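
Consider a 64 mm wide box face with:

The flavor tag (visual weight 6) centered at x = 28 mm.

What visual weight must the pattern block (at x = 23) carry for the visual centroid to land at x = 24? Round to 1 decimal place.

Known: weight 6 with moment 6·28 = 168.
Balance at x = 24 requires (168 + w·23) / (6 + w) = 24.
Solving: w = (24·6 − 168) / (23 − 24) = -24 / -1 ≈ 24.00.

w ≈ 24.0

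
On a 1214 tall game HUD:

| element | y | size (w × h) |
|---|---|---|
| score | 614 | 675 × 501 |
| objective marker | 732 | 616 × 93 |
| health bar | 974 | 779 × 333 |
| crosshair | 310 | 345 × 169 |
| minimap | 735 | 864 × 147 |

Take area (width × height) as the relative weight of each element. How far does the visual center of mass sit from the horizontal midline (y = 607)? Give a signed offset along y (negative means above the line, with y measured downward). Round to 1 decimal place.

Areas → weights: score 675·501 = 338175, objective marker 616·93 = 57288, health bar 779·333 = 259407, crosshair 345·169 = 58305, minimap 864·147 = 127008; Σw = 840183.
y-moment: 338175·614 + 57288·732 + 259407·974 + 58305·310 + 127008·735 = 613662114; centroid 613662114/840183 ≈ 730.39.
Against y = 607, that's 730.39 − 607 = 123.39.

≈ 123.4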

════════════════

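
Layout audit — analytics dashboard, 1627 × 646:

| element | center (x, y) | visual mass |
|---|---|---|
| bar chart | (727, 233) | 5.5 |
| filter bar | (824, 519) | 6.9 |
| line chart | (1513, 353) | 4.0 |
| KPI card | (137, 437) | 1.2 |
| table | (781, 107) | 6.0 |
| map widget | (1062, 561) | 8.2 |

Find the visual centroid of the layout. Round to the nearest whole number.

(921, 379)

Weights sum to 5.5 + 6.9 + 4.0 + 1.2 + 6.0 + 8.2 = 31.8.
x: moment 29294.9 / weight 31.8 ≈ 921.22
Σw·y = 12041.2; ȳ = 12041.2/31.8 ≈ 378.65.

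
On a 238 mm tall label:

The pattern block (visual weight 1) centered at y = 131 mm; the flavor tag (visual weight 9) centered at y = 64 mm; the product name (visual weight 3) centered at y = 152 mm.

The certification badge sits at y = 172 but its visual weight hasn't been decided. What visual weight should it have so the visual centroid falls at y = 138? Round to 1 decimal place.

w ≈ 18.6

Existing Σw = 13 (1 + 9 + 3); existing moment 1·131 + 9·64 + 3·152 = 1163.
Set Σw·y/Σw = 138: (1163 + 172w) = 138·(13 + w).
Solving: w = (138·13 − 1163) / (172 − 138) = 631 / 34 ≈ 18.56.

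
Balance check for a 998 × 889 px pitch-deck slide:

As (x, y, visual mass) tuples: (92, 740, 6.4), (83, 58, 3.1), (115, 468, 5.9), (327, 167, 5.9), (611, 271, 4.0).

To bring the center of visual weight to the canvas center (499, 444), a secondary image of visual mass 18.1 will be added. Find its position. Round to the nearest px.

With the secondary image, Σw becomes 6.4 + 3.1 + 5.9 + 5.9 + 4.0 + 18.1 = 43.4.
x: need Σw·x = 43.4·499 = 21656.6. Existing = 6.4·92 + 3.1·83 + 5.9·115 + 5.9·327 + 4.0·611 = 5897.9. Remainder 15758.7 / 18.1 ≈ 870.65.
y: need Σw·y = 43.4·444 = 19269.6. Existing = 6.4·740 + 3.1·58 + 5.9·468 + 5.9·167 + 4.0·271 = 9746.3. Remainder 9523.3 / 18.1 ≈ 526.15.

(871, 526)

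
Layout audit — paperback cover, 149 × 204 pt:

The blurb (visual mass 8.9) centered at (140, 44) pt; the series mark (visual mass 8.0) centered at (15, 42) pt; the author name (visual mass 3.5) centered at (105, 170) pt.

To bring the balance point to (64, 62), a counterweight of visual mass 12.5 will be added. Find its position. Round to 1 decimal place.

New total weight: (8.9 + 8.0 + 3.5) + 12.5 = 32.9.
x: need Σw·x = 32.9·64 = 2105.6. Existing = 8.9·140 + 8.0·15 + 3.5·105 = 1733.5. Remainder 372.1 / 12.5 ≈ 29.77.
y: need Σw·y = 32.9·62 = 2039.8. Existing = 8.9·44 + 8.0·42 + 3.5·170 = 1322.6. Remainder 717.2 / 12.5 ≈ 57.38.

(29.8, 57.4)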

════════════════

* _TASK BRIEF_
Give the number of lines in the records where the word "audit" shows up. Nothing else belongs in the reply.

* _ANSWER TO THE EXERCISE_
2